▸ **TASK REQUIREMENTS**
Give each entry back by retyping it exactly as written.

───

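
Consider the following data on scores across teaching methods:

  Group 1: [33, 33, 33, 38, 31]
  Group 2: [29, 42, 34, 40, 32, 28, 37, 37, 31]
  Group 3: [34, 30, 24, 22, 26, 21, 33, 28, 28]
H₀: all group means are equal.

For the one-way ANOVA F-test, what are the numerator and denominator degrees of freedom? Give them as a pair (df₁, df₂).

k = 3 groups, N = 23 total
df = (k−1, N−k) = (3−1, 23−3) = (2, 20)

degrees of freedom = [2, 20]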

───

▸ **EXERCISE RESPONSE**
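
Consider the following data on scores across teaching methods:

  Group 1: [33, 33, 33, 38, 31]
  Group 2: [29, 42, 34, 40, 32, 28, 37, 37, 31]
  Group 3: [34, 30, 24, 22, 26, 21, 33, 28, 28]
H₀: all group means are equal.

For the one-way ANOVA F-test, what are the numerator and denominator degrees of freedom? Give them as a pair (df₁, df₂).

k = 3 groups, N = 23 total
df = (k−1, N−k) = (3−1, 23−3) = (2, 20)

degrees of freedom = [2, 20]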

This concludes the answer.